INSTRUCTIONS FOR THE TASK:
Which lines in the data below contain the word "every"? Pull each of them out.

Dataset excerpts:
Start of Block

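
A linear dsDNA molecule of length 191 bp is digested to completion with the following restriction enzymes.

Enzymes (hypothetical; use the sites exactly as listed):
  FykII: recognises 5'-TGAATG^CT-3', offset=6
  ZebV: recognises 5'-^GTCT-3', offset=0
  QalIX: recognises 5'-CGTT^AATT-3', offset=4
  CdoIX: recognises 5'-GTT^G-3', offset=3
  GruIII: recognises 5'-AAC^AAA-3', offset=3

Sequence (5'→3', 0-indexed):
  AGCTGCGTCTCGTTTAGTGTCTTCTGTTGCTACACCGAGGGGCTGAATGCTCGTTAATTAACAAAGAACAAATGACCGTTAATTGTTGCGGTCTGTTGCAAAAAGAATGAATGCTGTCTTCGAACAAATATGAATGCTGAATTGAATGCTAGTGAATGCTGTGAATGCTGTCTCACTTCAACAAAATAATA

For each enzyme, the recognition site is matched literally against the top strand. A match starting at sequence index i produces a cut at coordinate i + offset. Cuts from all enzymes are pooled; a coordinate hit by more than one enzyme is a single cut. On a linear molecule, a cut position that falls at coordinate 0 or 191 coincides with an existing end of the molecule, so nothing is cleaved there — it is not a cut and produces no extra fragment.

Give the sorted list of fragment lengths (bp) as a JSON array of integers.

[2,2,3,6,6,7,7,7,7,9,9,10,10,10,11,11,12,12,13,16,21]

Scan for sites:
  FykII (TGAATGCT, off=6): starts [43, 107, 130, 142, 152, 161] → cuts [49, 113, 136, 148, 158, 167]
  ZebV (GTCT, off=0): starts [6, 18, 90, 115, 169] → cuts [6, 18, 90, 115, 169]
  QalIX (CGTTAATT, off=4): starts [51, 76] → cuts [55, 80]
  CdoIX (GTTG, off=3): starts [25, 84, 94] → cuts [28, 87, 97]
  GruIII (AACAAA, off=3): starts [59, 66, 122, 179] → cuts [62, 69, 125, 182]

All cut coordinates (distinct, sorted): [6, 18, 28, 49, 55, 62, 69, 80, 87, 90, 97, 113, 115, 125, 136, 148, 158, 167, 169, 182]

Fragment lengths:
  [0,6): 6 bp
  [6,18): 12 bp
  [18,28): 10 bp
  [28,49): 21 bp
  [49,55): 6 bp
  [55,62): 7 bp
  [62,69): 7 bp
  [69,80): 11 bp
  [80,87): 7 bp
  [87,90): 3 bp
  [90,97): 7 bp
  [97,113): 16 bp
  [113,115): 2 bp
  [115,125): 10 bp
  [125,136): 11 bp
  [136,148): 12 bp
  [148,158): 10 bp
  [158,167): 9 bp
  [167,169): 2 bp
  [169,182): 13 bp
  [182,191): 9 bp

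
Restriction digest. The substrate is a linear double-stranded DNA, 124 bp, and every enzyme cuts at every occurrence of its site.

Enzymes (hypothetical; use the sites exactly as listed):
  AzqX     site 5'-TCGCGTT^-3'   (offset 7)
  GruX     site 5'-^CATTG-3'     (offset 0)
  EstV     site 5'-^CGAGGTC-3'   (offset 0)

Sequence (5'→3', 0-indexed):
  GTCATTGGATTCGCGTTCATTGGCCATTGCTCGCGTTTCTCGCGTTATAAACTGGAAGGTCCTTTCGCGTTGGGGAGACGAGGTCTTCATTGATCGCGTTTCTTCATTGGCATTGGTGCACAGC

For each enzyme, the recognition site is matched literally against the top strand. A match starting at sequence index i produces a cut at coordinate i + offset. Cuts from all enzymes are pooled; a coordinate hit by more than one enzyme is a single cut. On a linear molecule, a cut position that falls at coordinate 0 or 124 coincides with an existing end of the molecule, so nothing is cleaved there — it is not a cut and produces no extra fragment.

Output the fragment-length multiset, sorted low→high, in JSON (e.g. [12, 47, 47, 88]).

[2,4,6,7,7,9,9,13,13,14,15,25]

Per-enzyme occurrences:
  AzqX TCGCGTT/7: at [10, 30, 39, 64, 93] ⇒ [17, 37, 46, 71, 100]
  GruX CATTG/0: at [2, 17, 24, 87, 104, 110] ⇒ [2, 17, 24, 87, 104, 110]
  EstV CGAGGTC/0: at [78] ⇒ [78]

All cut coordinates (distinct, sorted): [2, 17, 24, 37, 46, 71, 78, 87, 100, 104, 110]

Fragments:
  [0,2): 2 bp
  [2,17): 15 bp
  [17,24): 7 bp
  [24,37): 13 bp
  [37,46): 9 bp
  [46,71): 25 bp
  [71,78): 7 bp
  [78,87): 9 bp
  [87,100): 13 bp
  [100,104): 4 bp
  [104,110): 6 bp
  [110,124): 14 bp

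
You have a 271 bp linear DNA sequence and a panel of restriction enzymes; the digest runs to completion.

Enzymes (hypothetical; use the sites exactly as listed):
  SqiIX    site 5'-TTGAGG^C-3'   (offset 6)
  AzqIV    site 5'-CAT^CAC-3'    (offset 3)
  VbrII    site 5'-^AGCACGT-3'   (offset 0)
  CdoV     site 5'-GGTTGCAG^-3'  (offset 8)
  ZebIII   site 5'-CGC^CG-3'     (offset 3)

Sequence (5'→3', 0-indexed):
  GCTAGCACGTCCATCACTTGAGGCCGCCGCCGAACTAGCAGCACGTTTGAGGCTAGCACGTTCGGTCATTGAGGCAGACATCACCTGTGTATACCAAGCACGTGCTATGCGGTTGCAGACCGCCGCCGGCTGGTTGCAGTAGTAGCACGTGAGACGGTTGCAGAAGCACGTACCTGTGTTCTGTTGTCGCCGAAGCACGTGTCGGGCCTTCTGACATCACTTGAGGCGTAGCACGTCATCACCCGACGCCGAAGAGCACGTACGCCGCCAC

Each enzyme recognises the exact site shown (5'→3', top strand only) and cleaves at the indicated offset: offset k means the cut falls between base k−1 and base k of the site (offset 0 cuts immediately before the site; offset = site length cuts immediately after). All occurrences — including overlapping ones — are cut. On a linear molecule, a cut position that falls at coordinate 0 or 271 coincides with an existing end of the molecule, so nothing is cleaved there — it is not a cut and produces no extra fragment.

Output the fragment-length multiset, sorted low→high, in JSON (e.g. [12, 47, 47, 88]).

Per-enzyme occurrences:
  SqiIX (TTGAGGC, off=6): starts [17, 46, 68, 220] → cuts [23, 52, 74, 226]
  AzqIV (CATCAC, off=3): starts [11, 78, 214, 236] → cuts [14, 81, 217, 239]
  VbrII (AGCACGT, off=0): starts [3, 39, 54, 96, 143, 164, 193, 229, 254] → cuts [3, 39, 54, 96, 143, 164, 193, 229, 254]
  CdoV (GGTTGCAG, off=8): starts [110, 131, 155] → cuts [118, 139, 163]
  ZebIII (CGCCG, off=3): starts [24, 27, 120, 123, 187, 246, 262] → cuts [27, 30, 123, 126, 190, 249, 265]

All cut coordinates (distinct, sorted): [3, 14, 23, 27, 30, 39, 52, 54, 74, 81, 96, 118, 123, 126, 139, 143, 163, 164, 190, 193, 217, 226, 229, 239, 249, 254, 265]

Fragments:
  [0,3): 3 bp
  [3,14): 11 bp
  [14,23): 9 bp
  [23,27): 4 bp
  [27,30): 3 bp
  [30,39): 9 bp
  [39,52): 13 bp
  [52,54): 2 bp
  [54,74): 20 bp
  [74,81): 7 bp
  [81,96): 15 bp
  [96,118): 22 bp
  [118,123): 5 bp
  [123,126): 3 bp
  [126,139): 13 bp
  [139,143): 4 bp
  [143,163): 20 bp
  [163,164): 1 bp
  [164,190): 26 bp
  [190,193): 3 bp
  [193,217): 24 bp
  [217,226): 9 bp
  [226,229): 3 bp
  [229,239): 10 bp
  [239,249): 10 bp
  [249,254): 5 bp
  [254,265): 11 bp
  [265,271): 6 bp

[1,2,3,3,3,3,3,4,4,5,5,6,7,9,9,9,10,10,11,11,13,13,15,20,20,22,24,26]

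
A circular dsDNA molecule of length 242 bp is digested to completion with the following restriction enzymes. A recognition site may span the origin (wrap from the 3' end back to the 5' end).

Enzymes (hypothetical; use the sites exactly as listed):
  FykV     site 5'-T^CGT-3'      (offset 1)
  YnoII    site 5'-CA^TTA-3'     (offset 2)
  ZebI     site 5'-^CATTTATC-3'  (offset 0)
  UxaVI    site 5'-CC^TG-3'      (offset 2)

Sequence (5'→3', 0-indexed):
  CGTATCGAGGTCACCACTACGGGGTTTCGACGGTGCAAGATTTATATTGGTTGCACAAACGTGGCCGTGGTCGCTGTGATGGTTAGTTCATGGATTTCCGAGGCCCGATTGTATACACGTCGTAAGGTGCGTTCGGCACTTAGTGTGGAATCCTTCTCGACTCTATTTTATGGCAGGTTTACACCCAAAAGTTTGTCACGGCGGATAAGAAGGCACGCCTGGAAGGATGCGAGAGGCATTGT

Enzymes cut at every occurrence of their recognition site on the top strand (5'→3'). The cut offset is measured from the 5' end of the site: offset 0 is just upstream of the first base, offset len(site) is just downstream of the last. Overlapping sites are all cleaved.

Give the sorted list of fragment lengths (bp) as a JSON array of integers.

Scan for sites:
  FykV TCGT/1: at [119, 241] ⇒ [0, 120]
  YnoII (CATTA, off=2): no sites
  ZebI (CATTTATC, off=0): no sites
  UxaVI CCTG/2: at [217] ⇒ [219]

Pooled cuts: [0, 120, 219]

Fragments:
  0→120: 120 bp
  120→219: 99 bp
  219→0 (wrap): 242-219+0 = 23 bp

[23,99,120]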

End of Block

WRITTEN REPLY:
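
Restriction digest. The substrate is a linear double-stranded DNA, 124 bp, and every enzyme cuts at every occurrence of its site.
Enzymes cut at every occurrence of their recognition site on the top strand (5'→3'). The cut offset is measured from the 5' end of the site: offset 0 is just upstream of the first base, offset len(site) is just downstream of the last. Overlapping sites are all cleaved.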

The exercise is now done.